* EXERCISE *
Exactly the lines below from the one with "Density measurements in" up to and including the one with "0.1 | 30.56" make up the answer, with nothing else added.

(Collected data)

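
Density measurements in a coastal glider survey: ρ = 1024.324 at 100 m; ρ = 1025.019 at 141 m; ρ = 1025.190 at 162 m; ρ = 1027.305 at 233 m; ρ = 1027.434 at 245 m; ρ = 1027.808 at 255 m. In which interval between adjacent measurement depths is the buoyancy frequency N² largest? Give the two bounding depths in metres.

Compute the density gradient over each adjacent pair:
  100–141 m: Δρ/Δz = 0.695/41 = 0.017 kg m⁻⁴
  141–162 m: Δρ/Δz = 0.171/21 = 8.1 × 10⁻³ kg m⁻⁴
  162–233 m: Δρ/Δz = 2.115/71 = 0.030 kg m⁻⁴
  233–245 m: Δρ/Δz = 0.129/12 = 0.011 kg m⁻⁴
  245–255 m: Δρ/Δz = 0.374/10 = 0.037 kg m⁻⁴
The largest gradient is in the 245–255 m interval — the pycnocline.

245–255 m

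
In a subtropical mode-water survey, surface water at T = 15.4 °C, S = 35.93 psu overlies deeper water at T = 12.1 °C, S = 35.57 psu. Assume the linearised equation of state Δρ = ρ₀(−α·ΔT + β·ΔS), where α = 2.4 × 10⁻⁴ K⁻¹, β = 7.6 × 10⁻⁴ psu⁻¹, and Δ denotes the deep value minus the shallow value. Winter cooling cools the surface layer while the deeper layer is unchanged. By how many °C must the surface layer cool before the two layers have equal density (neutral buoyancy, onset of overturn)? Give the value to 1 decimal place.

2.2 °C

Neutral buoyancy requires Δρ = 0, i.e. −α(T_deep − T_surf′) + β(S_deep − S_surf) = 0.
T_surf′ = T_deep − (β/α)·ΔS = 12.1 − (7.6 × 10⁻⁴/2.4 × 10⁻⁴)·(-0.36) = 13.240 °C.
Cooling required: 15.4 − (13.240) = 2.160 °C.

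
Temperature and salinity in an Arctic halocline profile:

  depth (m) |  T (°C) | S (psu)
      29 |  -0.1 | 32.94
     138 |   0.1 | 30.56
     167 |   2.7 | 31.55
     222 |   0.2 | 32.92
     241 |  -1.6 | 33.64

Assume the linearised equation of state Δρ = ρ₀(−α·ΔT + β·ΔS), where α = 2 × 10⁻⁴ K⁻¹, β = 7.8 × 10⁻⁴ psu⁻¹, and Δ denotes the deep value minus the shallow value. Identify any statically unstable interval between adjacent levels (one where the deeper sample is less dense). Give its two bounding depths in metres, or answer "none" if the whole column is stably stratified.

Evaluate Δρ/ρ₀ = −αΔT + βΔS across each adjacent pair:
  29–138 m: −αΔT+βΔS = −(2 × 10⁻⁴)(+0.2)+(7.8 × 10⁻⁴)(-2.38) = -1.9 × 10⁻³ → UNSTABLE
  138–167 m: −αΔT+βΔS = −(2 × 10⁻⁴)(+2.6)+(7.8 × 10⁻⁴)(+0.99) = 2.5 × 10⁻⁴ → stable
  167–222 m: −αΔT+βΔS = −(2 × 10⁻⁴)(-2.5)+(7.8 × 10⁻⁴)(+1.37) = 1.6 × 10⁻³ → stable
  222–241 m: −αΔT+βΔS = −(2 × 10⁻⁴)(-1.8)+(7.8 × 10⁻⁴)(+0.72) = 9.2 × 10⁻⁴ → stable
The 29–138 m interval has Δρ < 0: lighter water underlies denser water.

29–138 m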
==
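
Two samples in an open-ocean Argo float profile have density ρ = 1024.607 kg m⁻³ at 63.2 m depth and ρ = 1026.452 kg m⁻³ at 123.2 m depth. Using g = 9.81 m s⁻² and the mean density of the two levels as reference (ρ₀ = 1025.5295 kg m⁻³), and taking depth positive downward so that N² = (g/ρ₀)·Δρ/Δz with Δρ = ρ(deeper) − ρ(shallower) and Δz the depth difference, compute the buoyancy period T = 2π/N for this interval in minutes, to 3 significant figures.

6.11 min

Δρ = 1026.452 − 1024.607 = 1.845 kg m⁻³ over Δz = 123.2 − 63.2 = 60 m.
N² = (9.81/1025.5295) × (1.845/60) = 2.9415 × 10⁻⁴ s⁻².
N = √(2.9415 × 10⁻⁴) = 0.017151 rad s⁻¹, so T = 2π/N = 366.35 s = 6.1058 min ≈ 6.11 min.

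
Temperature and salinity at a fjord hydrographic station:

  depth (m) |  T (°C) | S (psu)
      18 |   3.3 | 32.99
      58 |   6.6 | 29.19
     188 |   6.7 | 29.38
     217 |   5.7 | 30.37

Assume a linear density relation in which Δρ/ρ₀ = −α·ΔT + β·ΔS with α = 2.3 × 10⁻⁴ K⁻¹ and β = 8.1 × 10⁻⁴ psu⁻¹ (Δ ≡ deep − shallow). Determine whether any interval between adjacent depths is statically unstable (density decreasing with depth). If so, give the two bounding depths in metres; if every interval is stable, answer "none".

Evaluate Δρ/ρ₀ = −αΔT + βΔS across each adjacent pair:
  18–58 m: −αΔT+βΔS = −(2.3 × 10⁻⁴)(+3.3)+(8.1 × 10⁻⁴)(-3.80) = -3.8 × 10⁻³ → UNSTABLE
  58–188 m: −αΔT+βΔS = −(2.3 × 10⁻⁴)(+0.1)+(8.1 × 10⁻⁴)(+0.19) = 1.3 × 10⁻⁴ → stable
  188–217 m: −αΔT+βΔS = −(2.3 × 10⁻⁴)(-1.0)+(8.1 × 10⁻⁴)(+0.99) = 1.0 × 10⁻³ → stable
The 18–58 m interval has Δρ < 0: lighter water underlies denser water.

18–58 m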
---
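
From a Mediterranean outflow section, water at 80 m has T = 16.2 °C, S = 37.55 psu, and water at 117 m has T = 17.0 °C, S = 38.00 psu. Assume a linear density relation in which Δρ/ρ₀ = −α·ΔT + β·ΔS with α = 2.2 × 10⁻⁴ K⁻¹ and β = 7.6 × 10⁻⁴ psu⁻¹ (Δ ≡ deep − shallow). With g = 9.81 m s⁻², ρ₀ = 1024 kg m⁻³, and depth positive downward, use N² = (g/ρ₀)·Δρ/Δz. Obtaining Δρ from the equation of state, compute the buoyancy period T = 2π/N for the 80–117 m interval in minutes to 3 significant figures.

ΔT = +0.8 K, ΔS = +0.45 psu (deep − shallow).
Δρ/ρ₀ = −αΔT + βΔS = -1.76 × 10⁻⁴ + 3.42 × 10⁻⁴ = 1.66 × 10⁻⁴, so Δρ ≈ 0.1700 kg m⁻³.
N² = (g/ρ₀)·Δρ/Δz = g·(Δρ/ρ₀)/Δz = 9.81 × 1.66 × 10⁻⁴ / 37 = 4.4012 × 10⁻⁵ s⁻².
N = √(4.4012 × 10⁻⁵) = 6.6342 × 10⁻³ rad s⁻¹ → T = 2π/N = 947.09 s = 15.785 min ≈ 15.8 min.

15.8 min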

* EXERCISE RESULT *
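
Density measurements in a coastal glider survey: ρ = 1024.324 at 100 m; ρ = 1025.019 at 141 m; ρ = 1025.190 at 162 m; ρ = 1027.305 at 233 m; ρ = 1027.434 at 245 m; ρ = 1027.808 at 255 m. In which interval between adjacent measurement depths is the buoyancy frequency N² largest? Give the two bounding depths in metres.

Compute the density gradient over each adjacent pair:
  100–141 m: Δρ/Δz = 0.695/41 = 0.017 kg m⁻⁴
  141–162 m: Δρ/Δz = 0.171/21 = 8.1 × 10⁻³ kg m⁻⁴
  162–233 m: Δρ/Δz = 2.115/71 = 0.030 kg m⁻⁴
  233–245 m: Δρ/Δz = 0.129/12 = 0.011 kg m⁻⁴
  245–255 m: Δρ/Δz = 0.374/10 = 0.037 kg m⁻⁴
The largest gradient is in the 245–255 m interval — the pycnocline.

245–255 m

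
In a subtropical mode-water survey, surface water at T = 15.4 °C, S = 35.93 psu overlies deeper water at T = 12.1 °C, S = 35.57 psu. Assume the linearised equation of state Δρ = ρ₀(−α·ΔT + β·ΔS), where α = 2.4 × 10⁻⁴ K⁻¹, β = 7.6 × 10⁻⁴ psu⁻¹, and Δ denotes the deep value minus the shallow value. Winter cooling cools the surface layer while the deeper layer is unchanged. By how many °C must the surface layer cool before the two layers have equal density (neutral buoyancy, onset of overturn)? Give the value to 1 decimal place.

2.2 °C

Neutral buoyancy requires Δρ = 0, i.e. −α(T_deep − T_surf′) + β(S_deep − S_surf) = 0.
T_surf′ = T_deep − (β/α)·ΔS = 12.1 − (7.6 × 10⁻⁴/2.4 × 10⁻⁴)·(-0.36) = 13.240 °C.
Cooling required: 15.4 − (13.240) = 2.160 °C.

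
Temperature and salinity in an Arctic halocline profile:

  depth (m) |  T (°C) | S (psu)
      29 |  -0.1 | 32.94
     138 |   0.1 | 30.56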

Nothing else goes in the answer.